**Requirement**
The answer is to be an exact copy of the lines below running from the line with "10. W (2,1)" down to the line with "12. W (2,1)", both ends included, and nothing more.

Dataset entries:
►
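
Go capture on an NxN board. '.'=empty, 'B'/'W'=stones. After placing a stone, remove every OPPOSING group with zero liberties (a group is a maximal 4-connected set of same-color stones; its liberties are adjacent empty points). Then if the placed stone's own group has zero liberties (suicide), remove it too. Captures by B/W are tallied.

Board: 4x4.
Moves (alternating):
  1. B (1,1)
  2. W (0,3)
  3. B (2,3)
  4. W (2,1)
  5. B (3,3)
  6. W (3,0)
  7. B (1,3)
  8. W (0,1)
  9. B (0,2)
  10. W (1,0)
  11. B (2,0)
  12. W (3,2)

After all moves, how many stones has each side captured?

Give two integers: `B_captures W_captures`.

Answer: 1 0

Derivation:
Move 1: B@(1,1) -> caps B=0 W=0
Move 2: W@(0,3) -> caps B=0 W=0
Move 3: B@(2,3) -> caps B=0 W=0
Move 4: W@(2,1) -> caps B=0 W=0
Move 5: B@(3,3) -> caps B=0 W=0
Move 6: W@(3,0) -> caps B=0 W=0
Move 7: B@(1,3) -> caps B=0 W=0
Move 8: W@(0,1) -> caps B=0 W=0
Move 9: B@(0,2) -> caps B=1 W=0
Move 10: W@(1,0) -> caps B=1 W=0
Move 11: B@(2,0) -> caps B=1 W=0
Move 12: W@(3,2) -> caps B=1 W=0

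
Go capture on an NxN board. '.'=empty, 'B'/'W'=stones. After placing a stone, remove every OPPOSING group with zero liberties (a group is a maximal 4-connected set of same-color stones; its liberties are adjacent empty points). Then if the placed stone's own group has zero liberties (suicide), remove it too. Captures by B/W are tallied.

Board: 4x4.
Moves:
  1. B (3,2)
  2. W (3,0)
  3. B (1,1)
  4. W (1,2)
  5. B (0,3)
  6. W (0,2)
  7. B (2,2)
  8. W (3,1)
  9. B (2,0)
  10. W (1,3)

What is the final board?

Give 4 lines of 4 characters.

Move 1: B@(3,2) -> caps B=0 W=0
Move 2: W@(3,0) -> caps B=0 W=0
Move 3: B@(1,1) -> caps B=0 W=0
Move 4: W@(1,2) -> caps B=0 W=0
Move 5: B@(0,3) -> caps B=0 W=0
Move 6: W@(0,2) -> caps B=0 W=0
Move 7: B@(2,2) -> caps B=0 W=0
Move 8: W@(3,1) -> caps B=0 W=0
Move 9: B@(2,0) -> caps B=0 W=0
Move 10: W@(1,3) -> caps B=0 W=1

Answer: ..W.
.BWW
B.B.
WWB.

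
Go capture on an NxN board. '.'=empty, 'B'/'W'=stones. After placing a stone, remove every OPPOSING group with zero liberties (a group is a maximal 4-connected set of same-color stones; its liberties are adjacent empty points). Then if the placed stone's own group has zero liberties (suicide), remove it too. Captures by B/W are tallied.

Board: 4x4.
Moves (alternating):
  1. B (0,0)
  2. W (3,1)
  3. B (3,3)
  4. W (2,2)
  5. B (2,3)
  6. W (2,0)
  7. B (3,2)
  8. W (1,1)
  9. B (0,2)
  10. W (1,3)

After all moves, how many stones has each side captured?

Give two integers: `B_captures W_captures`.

Move 1: B@(0,0) -> caps B=0 W=0
Move 2: W@(3,1) -> caps B=0 W=0
Move 3: B@(3,3) -> caps B=0 W=0
Move 4: W@(2,2) -> caps B=0 W=0
Move 5: B@(2,3) -> caps B=0 W=0
Move 6: W@(2,0) -> caps B=0 W=0
Move 7: B@(3,2) -> caps B=0 W=0
Move 8: W@(1,1) -> caps B=0 W=0
Move 9: B@(0,2) -> caps B=0 W=0
Move 10: W@(1,3) -> caps B=0 W=3

Answer: 0 3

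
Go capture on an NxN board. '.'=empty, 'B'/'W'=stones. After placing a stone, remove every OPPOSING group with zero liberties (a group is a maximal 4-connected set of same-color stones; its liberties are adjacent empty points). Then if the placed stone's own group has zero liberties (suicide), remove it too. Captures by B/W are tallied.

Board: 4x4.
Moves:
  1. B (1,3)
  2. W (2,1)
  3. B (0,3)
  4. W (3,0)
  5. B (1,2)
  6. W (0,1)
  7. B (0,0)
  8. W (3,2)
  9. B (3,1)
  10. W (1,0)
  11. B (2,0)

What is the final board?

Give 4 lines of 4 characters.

Move 1: B@(1,3) -> caps B=0 W=0
Move 2: W@(2,1) -> caps B=0 W=0
Move 3: B@(0,3) -> caps B=0 W=0
Move 4: W@(3,0) -> caps B=0 W=0
Move 5: B@(1,2) -> caps B=0 W=0
Move 6: W@(0,1) -> caps B=0 W=0
Move 7: B@(0,0) -> caps B=0 W=0
Move 8: W@(3,2) -> caps B=0 W=0
Move 9: B@(3,1) -> caps B=0 W=0
Move 10: W@(1,0) -> caps B=0 W=1
Move 11: B@(2,0) -> caps B=0 W=1

Answer: .W.B
W.BB
.W..
W.W.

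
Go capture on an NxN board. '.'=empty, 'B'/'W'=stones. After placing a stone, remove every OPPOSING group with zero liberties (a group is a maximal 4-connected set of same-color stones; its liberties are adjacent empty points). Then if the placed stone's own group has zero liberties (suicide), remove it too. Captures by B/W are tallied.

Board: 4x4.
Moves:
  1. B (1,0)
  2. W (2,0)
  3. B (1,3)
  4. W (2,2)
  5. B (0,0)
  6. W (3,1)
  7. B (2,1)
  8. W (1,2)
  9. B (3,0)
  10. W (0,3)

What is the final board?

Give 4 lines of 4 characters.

Answer: B..W
B.WB
.BW.
BW..

Derivation:
Move 1: B@(1,0) -> caps B=0 W=0
Move 2: W@(2,0) -> caps B=0 W=0
Move 3: B@(1,3) -> caps B=0 W=0
Move 4: W@(2,2) -> caps B=0 W=0
Move 5: B@(0,0) -> caps B=0 W=0
Move 6: W@(3,1) -> caps B=0 W=0
Move 7: B@(2,1) -> caps B=0 W=0
Move 8: W@(1,2) -> caps B=0 W=0
Move 9: B@(3,0) -> caps B=1 W=0
Move 10: W@(0,3) -> caps B=1 W=0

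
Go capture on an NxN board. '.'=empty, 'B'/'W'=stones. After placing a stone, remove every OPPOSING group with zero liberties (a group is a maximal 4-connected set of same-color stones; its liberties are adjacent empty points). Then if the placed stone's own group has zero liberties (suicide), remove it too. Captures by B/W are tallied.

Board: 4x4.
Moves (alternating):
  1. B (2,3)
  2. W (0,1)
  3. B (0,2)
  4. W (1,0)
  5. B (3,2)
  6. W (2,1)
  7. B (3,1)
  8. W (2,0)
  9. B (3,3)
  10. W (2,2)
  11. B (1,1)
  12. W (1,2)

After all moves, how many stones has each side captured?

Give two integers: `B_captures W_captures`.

Move 1: B@(2,3) -> caps B=0 W=0
Move 2: W@(0,1) -> caps B=0 W=0
Move 3: B@(0,2) -> caps B=0 W=0
Move 4: W@(1,0) -> caps B=0 W=0
Move 5: B@(3,2) -> caps B=0 W=0
Move 6: W@(2,1) -> caps B=0 W=0
Move 7: B@(3,1) -> caps B=0 W=0
Move 8: W@(2,0) -> caps B=0 W=0
Move 9: B@(3,3) -> caps B=0 W=0
Move 10: W@(2,2) -> caps B=0 W=0
Move 11: B@(1,1) -> caps B=0 W=0
Move 12: W@(1,2) -> caps B=0 W=1

Answer: 0 1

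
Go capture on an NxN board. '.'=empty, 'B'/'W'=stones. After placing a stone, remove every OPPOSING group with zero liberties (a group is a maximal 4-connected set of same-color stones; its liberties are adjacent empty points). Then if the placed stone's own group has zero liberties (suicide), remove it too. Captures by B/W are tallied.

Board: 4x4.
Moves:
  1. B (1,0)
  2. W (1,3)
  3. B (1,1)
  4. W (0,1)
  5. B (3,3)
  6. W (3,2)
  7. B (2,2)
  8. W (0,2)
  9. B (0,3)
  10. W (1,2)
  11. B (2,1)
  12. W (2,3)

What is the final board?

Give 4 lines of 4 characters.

Answer: .WW.
BBWW
.BBW
..W.

Derivation:
Move 1: B@(1,0) -> caps B=0 W=0
Move 2: W@(1,3) -> caps B=0 W=0
Move 3: B@(1,1) -> caps B=0 W=0
Move 4: W@(0,1) -> caps B=0 W=0
Move 5: B@(3,3) -> caps B=0 W=0
Move 6: W@(3,2) -> caps B=0 W=0
Move 7: B@(2,2) -> caps B=0 W=0
Move 8: W@(0,2) -> caps B=0 W=0
Move 9: B@(0,3) -> caps B=0 W=0
Move 10: W@(1,2) -> caps B=0 W=0
Move 11: B@(2,1) -> caps B=0 W=0
Move 12: W@(2,3) -> caps B=0 W=1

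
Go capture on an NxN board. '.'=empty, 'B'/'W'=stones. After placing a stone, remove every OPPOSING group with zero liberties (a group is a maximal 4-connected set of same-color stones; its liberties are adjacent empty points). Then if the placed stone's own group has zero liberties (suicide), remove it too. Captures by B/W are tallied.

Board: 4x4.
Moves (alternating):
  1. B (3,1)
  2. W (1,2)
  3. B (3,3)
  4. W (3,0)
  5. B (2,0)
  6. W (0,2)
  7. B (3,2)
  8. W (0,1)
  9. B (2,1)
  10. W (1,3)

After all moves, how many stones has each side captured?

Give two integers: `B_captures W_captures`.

Answer: 1 0

Derivation:
Move 1: B@(3,1) -> caps B=0 W=0
Move 2: W@(1,2) -> caps B=0 W=0
Move 3: B@(3,3) -> caps B=0 W=0
Move 4: W@(3,0) -> caps B=0 W=0
Move 5: B@(2,0) -> caps B=1 W=0
Move 6: W@(0,2) -> caps B=1 W=0
Move 7: B@(3,2) -> caps B=1 W=0
Move 8: W@(0,1) -> caps B=1 W=0
Move 9: B@(2,1) -> caps B=1 W=0
Move 10: W@(1,3) -> caps B=1 W=0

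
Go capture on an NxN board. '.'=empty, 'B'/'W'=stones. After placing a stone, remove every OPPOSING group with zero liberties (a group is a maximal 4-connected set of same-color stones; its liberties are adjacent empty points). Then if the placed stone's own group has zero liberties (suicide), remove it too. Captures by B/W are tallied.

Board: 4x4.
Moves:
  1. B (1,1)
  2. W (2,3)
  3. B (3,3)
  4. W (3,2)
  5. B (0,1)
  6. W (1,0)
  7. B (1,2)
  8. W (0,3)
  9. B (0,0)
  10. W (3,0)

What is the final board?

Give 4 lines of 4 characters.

Move 1: B@(1,1) -> caps B=0 W=0
Move 2: W@(2,3) -> caps B=0 W=0
Move 3: B@(3,3) -> caps B=0 W=0
Move 4: W@(3,2) -> caps B=0 W=1
Move 5: B@(0,1) -> caps B=0 W=1
Move 6: W@(1,0) -> caps B=0 W=1
Move 7: B@(1,2) -> caps B=0 W=1
Move 8: W@(0,3) -> caps B=0 W=1
Move 9: B@(0,0) -> caps B=0 W=1
Move 10: W@(3,0) -> caps B=0 W=1

Answer: BB.W
WBB.
...W
W.W.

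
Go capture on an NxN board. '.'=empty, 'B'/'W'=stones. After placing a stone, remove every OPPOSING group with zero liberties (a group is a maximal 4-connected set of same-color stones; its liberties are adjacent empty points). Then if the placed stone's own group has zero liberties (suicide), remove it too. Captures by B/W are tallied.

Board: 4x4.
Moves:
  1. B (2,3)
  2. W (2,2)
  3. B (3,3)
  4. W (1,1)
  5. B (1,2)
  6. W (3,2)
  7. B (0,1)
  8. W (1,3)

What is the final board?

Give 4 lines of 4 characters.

Answer: .B..
.WBW
..W.
..W.

Derivation:
Move 1: B@(2,3) -> caps B=0 W=0
Move 2: W@(2,2) -> caps B=0 W=0
Move 3: B@(3,3) -> caps B=0 W=0
Move 4: W@(1,1) -> caps B=0 W=0
Move 5: B@(1,2) -> caps B=0 W=0
Move 6: W@(3,2) -> caps B=0 W=0
Move 7: B@(0,1) -> caps B=0 W=0
Move 8: W@(1,3) -> caps B=0 W=2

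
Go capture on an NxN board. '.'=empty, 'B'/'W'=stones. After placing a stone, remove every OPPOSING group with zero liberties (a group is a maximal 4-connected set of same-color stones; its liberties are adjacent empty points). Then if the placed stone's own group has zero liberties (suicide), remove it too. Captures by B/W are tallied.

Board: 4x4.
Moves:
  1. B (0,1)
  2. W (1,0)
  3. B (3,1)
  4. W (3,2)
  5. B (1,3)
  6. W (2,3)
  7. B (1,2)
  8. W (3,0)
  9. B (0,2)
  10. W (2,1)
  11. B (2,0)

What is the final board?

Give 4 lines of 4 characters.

Move 1: B@(0,1) -> caps B=0 W=0
Move 2: W@(1,0) -> caps B=0 W=0
Move 3: B@(3,1) -> caps B=0 W=0
Move 4: W@(3,2) -> caps B=0 W=0
Move 5: B@(1,3) -> caps B=0 W=0
Move 6: W@(2,3) -> caps B=0 W=0
Move 7: B@(1,2) -> caps B=0 W=0
Move 8: W@(3,0) -> caps B=0 W=0
Move 9: B@(0,2) -> caps B=0 W=0
Move 10: W@(2,1) -> caps B=0 W=1
Move 11: B@(2,0) -> caps B=0 W=1

Answer: .BB.
W.BB
.W.W
W.W.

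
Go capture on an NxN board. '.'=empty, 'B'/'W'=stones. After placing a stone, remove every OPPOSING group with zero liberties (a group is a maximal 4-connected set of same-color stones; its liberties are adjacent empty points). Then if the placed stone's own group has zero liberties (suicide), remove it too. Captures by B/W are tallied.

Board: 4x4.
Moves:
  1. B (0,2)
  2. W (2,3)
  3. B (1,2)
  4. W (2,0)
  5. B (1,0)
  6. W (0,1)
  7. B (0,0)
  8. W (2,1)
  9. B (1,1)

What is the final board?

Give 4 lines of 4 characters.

Answer: B.B.
BBB.
WW.W
....

Derivation:
Move 1: B@(0,2) -> caps B=0 W=0
Move 2: W@(2,3) -> caps B=0 W=0
Move 3: B@(1,2) -> caps B=0 W=0
Move 4: W@(2,0) -> caps B=0 W=0
Move 5: B@(1,0) -> caps B=0 W=0
Move 6: W@(0,1) -> caps B=0 W=0
Move 7: B@(0,0) -> caps B=0 W=0
Move 8: W@(2,1) -> caps B=0 W=0
Move 9: B@(1,1) -> caps B=1 W=0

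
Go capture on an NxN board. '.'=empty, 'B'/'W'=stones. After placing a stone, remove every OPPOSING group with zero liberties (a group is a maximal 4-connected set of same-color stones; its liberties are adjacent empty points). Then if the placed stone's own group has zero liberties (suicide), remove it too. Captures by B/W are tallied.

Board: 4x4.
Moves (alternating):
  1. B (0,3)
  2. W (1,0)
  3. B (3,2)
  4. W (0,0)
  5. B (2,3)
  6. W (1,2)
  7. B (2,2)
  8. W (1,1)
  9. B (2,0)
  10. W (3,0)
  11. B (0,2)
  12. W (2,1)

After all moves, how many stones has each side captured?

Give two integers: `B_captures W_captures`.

Move 1: B@(0,3) -> caps B=0 W=0
Move 2: W@(1,0) -> caps B=0 W=0
Move 3: B@(3,2) -> caps B=0 W=0
Move 4: W@(0,0) -> caps B=0 W=0
Move 5: B@(2,3) -> caps B=0 W=0
Move 6: W@(1,2) -> caps B=0 W=0
Move 7: B@(2,2) -> caps B=0 W=0
Move 8: W@(1,1) -> caps B=0 W=0
Move 9: B@(2,0) -> caps B=0 W=0
Move 10: W@(3,0) -> caps B=0 W=0
Move 11: B@(0,2) -> caps B=0 W=0
Move 12: W@(2,1) -> caps B=0 W=1

Answer: 0 1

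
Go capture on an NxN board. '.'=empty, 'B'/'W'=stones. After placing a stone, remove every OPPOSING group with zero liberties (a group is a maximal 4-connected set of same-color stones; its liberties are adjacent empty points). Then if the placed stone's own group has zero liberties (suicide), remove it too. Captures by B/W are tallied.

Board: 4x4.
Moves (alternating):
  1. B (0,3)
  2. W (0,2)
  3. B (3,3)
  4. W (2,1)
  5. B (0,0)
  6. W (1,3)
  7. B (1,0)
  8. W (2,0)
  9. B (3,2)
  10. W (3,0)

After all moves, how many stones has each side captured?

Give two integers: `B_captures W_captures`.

Answer: 0 1

Derivation:
Move 1: B@(0,3) -> caps B=0 W=0
Move 2: W@(0,2) -> caps B=0 W=0
Move 3: B@(3,3) -> caps B=0 W=0
Move 4: W@(2,1) -> caps B=0 W=0
Move 5: B@(0,0) -> caps B=0 W=0
Move 6: W@(1,3) -> caps B=0 W=1
Move 7: B@(1,0) -> caps B=0 W=1
Move 8: W@(2,0) -> caps B=0 W=1
Move 9: B@(3,2) -> caps B=0 W=1
Move 10: W@(3,0) -> caps B=0 W=1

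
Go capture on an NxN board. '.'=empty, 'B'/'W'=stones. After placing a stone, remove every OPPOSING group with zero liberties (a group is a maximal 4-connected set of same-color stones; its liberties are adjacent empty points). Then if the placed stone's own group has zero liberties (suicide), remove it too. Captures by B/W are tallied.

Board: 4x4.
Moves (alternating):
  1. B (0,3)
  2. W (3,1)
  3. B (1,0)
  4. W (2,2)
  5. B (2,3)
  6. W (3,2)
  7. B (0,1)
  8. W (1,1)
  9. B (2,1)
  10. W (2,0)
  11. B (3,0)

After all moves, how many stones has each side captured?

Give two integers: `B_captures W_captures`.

Answer: 0 1

Derivation:
Move 1: B@(0,3) -> caps B=0 W=0
Move 2: W@(3,1) -> caps B=0 W=0
Move 3: B@(1,0) -> caps B=0 W=0
Move 4: W@(2,2) -> caps B=0 W=0
Move 5: B@(2,3) -> caps B=0 W=0
Move 6: W@(3,2) -> caps B=0 W=0
Move 7: B@(0,1) -> caps B=0 W=0
Move 8: W@(1,1) -> caps B=0 W=0
Move 9: B@(2,1) -> caps B=0 W=0
Move 10: W@(2,0) -> caps B=0 W=1
Move 11: B@(3,0) -> caps B=0 W=1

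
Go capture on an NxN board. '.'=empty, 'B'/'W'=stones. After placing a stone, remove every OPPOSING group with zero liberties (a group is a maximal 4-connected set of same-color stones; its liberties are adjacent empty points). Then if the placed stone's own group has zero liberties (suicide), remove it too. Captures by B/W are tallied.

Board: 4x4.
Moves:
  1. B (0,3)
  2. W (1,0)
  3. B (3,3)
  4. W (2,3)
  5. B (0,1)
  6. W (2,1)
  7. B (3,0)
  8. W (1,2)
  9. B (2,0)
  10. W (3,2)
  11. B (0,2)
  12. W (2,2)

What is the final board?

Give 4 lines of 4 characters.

Move 1: B@(0,3) -> caps B=0 W=0
Move 2: W@(1,0) -> caps B=0 W=0
Move 3: B@(3,3) -> caps B=0 W=0
Move 4: W@(2,3) -> caps B=0 W=0
Move 5: B@(0,1) -> caps B=0 W=0
Move 6: W@(2,1) -> caps B=0 W=0
Move 7: B@(3,0) -> caps B=0 W=0
Move 8: W@(1,2) -> caps B=0 W=0
Move 9: B@(2,0) -> caps B=0 W=0
Move 10: W@(3,2) -> caps B=0 W=1
Move 11: B@(0,2) -> caps B=0 W=1
Move 12: W@(2,2) -> caps B=0 W=1

Answer: .BBB
W.W.
BWWW
B.W.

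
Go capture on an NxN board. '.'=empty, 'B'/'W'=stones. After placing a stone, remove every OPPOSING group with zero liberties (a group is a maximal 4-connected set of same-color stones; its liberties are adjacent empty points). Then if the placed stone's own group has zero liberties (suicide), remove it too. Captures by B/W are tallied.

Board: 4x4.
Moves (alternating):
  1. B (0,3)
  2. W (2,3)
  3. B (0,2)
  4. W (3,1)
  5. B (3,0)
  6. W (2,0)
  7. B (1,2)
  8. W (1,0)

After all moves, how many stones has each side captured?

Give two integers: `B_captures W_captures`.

Move 1: B@(0,3) -> caps B=0 W=0
Move 2: W@(2,3) -> caps B=0 W=0
Move 3: B@(0,2) -> caps B=0 W=0
Move 4: W@(3,1) -> caps B=0 W=0
Move 5: B@(3,0) -> caps B=0 W=0
Move 6: W@(2,0) -> caps B=0 W=1
Move 7: B@(1,2) -> caps B=0 W=1
Move 8: W@(1,0) -> caps B=0 W=1

Answer: 0 1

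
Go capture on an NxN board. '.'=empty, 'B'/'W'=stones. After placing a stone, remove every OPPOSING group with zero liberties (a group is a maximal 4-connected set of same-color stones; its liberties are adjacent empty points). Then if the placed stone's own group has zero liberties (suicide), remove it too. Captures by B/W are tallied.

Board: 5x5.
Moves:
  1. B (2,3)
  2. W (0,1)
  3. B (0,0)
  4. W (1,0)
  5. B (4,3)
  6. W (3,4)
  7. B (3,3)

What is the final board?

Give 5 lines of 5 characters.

Move 1: B@(2,3) -> caps B=0 W=0
Move 2: W@(0,1) -> caps B=0 W=0
Move 3: B@(0,0) -> caps B=0 W=0
Move 4: W@(1,0) -> caps B=0 W=1
Move 5: B@(4,3) -> caps B=0 W=1
Move 6: W@(3,4) -> caps B=0 W=1
Move 7: B@(3,3) -> caps B=0 W=1

Answer: .W...
W....
...B.
...BW
...B.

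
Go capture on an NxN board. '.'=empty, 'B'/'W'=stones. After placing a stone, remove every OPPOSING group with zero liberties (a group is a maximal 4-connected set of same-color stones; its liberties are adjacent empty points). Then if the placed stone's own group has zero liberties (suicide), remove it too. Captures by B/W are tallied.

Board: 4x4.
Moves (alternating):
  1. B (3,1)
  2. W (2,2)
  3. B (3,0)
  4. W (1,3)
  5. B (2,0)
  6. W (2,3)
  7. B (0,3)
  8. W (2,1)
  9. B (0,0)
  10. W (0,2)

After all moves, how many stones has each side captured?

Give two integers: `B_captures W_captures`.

Move 1: B@(3,1) -> caps B=0 W=0
Move 2: W@(2,2) -> caps B=0 W=0
Move 3: B@(3,0) -> caps B=0 W=0
Move 4: W@(1,3) -> caps B=0 W=0
Move 5: B@(2,0) -> caps B=0 W=0
Move 6: W@(2,3) -> caps B=0 W=0
Move 7: B@(0,3) -> caps B=0 W=0
Move 8: W@(2,1) -> caps B=0 W=0
Move 9: B@(0,0) -> caps B=0 W=0
Move 10: W@(0,2) -> caps B=0 W=1

Answer: 0 1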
◄
**Exercise answer**
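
  10. W (2,1)
  11. B (2,0)

What is the final board?

Give 4 lines of 4 characters.

Move 1: B@(0,1) -> caps B=0 W=0
Move 2: W@(1,0) -> caps B=0 W=0
Move 3: B@(3,1) -> caps B=0 W=0
Move 4: W@(3,2) -> caps B=0 W=0
Move 5: B@(1,3) -> caps B=0 W=0
Move 6: W@(2,3) -> caps B=0 W=0
Move 7: B@(1,2) -> caps B=0 W=0
Move 8: W@(3,0) -> caps B=0 W=0
Move 9: B@(0,2) -> caps B=0 W=0
Move 10: W@(2,1) -> caps B=0 W=1
Move 11: B@(2,0) -> caps B=0 W=1

Answer: .BB.
W.BB
.W.W
W.W.

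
Go capture on an NxN board. '.'=empty, 'B'/'W'=stones. After placing a stone, remove every OPPOSING group with zero liberties (a group is a maximal 4-connected set of same-color stones; its liberties are adjacent empty points). Then if the placed stone's own group has zero liberties (suicide), remove it too. Captures by B/W are tallied.

Board: 4x4.
Moves:
  1. B (0,2)
  2. W (2,3)
  3. B (1,2)
  4. W (2,0)
  5. B (1,0)
  6. W (0,1)
  7. B (0,0)
  8. W (2,1)
  9. B (1,1)

What is the final board?

Give 4 lines of 4 characters.

Answer: B.B.
BBB.
WW.W
....

Derivation:
Move 1: B@(0,2) -> caps B=0 W=0
Move 2: W@(2,3) -> caps B=0 W=0
Move 3: B@(1,2) -> caps B=0 W=0
Move 4: W@(2,0) -> caps B=0 W=0
Move 5: B@(1,0) -> caps B=0 W=0
Move 6: W@(0,1) -> caps B=0 W=0
Move 7: B@(0,0) -> caps B=0 W=0
Move 8: W@(2,1) -> caps B=0 W=0
Move 9: B@(1,1) -> caps B=1 W=0

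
Go capture on an NxN board. '.'=empty, 'B'/'W'=stones. After placing a stone, remove every OPPOSING group with zero liberties (a group is a maximal 4-connected set of same-color stones; its liberties are adjacent empty points). Then if the placed stone's own group has zero liberties (suicide), remove it too. Captures by B/W are tallied.

Board: 4x4.
Moves (alternating):
  1. B (0,3)
  2. W (1,0)
  3. B (3,2)
  4. W (0,0)
  5. B (2,3)
  6. W (1,2)
  7. B (2,2)
  8. W (1,1)
  9. B (2,0)
  10. W (3,0)
  11. B (0,2)
  12. W (2,1)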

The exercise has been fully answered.